> _Task goal_:
After locating the line that contains "15: raw=0x37007 |" in the records below, write out exactly that line and each line after it through the one that contains "0x3C0000781 (kernel mode)", and nothing else.

> _Task data_:
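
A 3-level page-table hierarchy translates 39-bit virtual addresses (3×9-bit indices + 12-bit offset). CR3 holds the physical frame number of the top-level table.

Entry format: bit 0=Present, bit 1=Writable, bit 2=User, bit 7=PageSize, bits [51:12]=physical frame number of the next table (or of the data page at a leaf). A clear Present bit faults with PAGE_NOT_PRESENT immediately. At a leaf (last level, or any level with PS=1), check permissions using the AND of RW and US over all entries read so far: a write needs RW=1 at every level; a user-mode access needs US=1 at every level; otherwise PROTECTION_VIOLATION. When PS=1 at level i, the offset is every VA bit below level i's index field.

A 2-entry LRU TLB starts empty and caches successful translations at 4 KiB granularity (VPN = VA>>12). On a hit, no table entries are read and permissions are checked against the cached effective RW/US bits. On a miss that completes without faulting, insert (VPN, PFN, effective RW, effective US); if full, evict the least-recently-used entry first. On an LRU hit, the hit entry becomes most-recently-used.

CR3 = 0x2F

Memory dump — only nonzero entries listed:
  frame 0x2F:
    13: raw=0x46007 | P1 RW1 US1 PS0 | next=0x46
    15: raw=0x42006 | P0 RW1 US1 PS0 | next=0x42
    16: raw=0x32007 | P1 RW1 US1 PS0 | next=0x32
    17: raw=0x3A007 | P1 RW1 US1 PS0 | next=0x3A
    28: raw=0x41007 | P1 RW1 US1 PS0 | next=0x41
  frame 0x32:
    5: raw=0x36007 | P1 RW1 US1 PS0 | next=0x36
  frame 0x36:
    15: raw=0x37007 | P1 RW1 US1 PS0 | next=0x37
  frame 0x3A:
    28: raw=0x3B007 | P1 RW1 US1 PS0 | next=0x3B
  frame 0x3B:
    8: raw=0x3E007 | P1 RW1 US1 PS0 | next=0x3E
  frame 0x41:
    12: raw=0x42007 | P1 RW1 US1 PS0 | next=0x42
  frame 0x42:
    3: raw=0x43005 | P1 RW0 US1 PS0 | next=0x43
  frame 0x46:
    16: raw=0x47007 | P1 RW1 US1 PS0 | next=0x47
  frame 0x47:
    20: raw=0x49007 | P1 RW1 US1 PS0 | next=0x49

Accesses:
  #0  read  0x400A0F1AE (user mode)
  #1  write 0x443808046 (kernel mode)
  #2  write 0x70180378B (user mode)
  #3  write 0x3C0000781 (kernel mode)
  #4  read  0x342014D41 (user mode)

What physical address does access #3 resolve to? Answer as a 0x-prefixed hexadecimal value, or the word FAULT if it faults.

Per-access translation:
#0 VA=0x400A0F1AE (r,user):
  [0] read 0x2F idx=16: raw=0x32007 flags P=1 W=1 U=1 S=0
  [1] read 0x32 idx=5: raw=0x36007 flags P=1 W=1 U=1 S=0
  [2] read 0x36 idx=15: raw=0x37007 flags P=1 W=1 U=1 S=0
  ⇒ phys 0x371AE  [3 reads]
#1 VA=0x443808046 (w,kernel):
  [0] read 0x2F idx=17: raw=0x3A007 flags P=1 W=1 U=1 S=0
  [1] read 0x3A idx=28: raw=0x3B007 flags P=1 W=1 U=1 S=0
  [2] read 0x3B idx=8: raw=0x3E007 flags P=1 W=1 U=1 S=0
  ⇒ phys 0x3E046  [3 reads]
#2 VA=0x70180378B (w,user):
  [0] read 0x2F idx=28: raw=0x41007 flags P=1 W=1 U=1 S=0
  [1] read 0x41 idx=12: raw=0x42007 flags P=1 W=1 U=1 S=0
  [2] read 0x42 idx=3: raw=0x43005 flags P=1 W=0 U=1 S=0
  ⇒ fault: PROTECTION_VIOLATION  — 3 lookups
#3 VA=0x3C0000781 (w,kernel):
  [0] read 0x2F idx=15: raw=0x42006 flags P=0 W=1 U=1 S=0
  ⇒ fault: PAGE_NOT_PRESENT  — 1 lookups
#4 VA=0x342014D41 (r,user):
  [0] read 0x2F idx=13: raw=0x46007 flags P=1 W=1 U=1 S=0
  [1] read 0x46 idx=16: raw=0x47007 flags P=1 W=1 U=1 S=0
  [2] read 0x47 idx=20: raw=0x49007 flags P=1 W=1 U=1 S=0
  ⇒ phys 0x49D41  [3 reads]

Access #3 PA: FAULT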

> _Finished task_:
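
    15: raw=0x37007 | P1 RW1 US1 PS0 | next=0x37
  frame 0x3A:
    28: raw=0x3B007 | P1 RW1 US1 PS0 | next=0x3B
  frame 0x3B:
    8: raw=0x3E007 | P1 RW1 US1 PS0 | next=0x3E
  frame 0x41:
    12: raw=0x42007 | P1 RW1 US1 PS0 | next=0x42
  frame 0x42:
    3: raw=0x43005 | P1 RW0 US1 PS0 | next=0x43
  frame 0x46:
    16: raw=0x47007 | P1 RW1 US1 PS0 | next=0x47
  frame 0x47:
    20: raw=0x49007 | P1 RW1 US1 PS0 | next=0x49

Accesses:
  #0  read  0x400A0F1AE (user mode)
  #1  write 0x443808046 (kernel mode)
  #2  write 0x70180378B (user mode)
  #3  write 0x3C0000781 (kernel mode)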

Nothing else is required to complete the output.